▶ **Given entries**:
○ ○ ○ ○
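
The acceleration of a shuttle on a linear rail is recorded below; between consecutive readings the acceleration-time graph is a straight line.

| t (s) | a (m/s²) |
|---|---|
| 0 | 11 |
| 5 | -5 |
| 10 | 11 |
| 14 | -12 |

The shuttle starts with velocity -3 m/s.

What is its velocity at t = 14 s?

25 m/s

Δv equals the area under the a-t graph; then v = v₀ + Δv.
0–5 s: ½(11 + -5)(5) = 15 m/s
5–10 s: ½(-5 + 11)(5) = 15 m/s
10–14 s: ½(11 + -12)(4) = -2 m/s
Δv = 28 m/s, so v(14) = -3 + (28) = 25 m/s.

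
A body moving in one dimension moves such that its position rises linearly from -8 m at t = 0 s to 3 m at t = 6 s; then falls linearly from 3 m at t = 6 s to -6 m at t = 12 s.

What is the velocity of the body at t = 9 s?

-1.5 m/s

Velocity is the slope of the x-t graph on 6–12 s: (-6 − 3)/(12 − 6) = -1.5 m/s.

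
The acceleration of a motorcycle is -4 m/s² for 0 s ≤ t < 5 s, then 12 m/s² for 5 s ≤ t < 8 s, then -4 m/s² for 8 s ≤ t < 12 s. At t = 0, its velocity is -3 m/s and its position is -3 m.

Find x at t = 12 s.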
○ ○ ○ ○
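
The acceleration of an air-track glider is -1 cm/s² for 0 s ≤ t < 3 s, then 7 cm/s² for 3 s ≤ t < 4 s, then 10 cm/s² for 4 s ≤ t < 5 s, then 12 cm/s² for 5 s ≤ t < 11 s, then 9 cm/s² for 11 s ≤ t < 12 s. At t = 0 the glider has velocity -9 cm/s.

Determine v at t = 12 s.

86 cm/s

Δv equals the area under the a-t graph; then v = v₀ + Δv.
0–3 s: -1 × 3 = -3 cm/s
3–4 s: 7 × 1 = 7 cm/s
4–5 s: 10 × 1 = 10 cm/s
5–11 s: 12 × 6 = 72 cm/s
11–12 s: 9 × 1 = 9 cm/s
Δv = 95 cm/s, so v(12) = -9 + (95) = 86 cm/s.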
○ ○ ○ ○
▶ **What needs to be done**:
Scan the listing above for the line that has "The acceleration of a shuttle", then copy exactly from that line through the line that has "Find x at t = 12 s.".

▶ **The completed task**:
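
The acceleration of a shuttle on a linear rail is recorded below; between consecutive readings the acceleration-time graph is a straight line.

| t (s) | a (m/s²) |
|---|---|
| 0 | 11 |
| 5 | -5 |
| 10 | 11 |
| 14 | -12 |

The shuttle starts with velocity -3 m/s.

What is its velocity at t = 14 s?

25 m/s

Δv equals the area under the a-t graph; then v = v₀ + Δv.
0–5 s: ½(11 + -5)(5) = 15 m/s
5–10 s: ½(-5 + 11)(5) = 15 m/s
10–14 s: ½(11 + -12)(4) = -2 m/s
Δv = 28 m/s, so v(14) = -3 + (28) = 25 m/s.

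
A body moving in one dimension moves such that its position rises linearly from -8 m at t = 0 s to 3 m at t = 6 s; then falls linearly from 3 m at t = 6 s to -6 m at t = 12 s.

What is the velocity of the body at t = 9 s?

-1.5 m/s

Velocity is the slope of the x-t graph on 6–12 s: (-6 − 3)/(12 − 6) = -1.5 m/s.

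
The acceleration of a motorcycle is -4 m/s² for 0 s ≤ t < 5 s, then 12 m/s² for 5 s ≤ t < 8 s, then -4 m/s² for 8 s ≤ t < 12 s. At t = 0, its velocity is -3 m/s and its position is -3 m.

Find x at t = 12 s.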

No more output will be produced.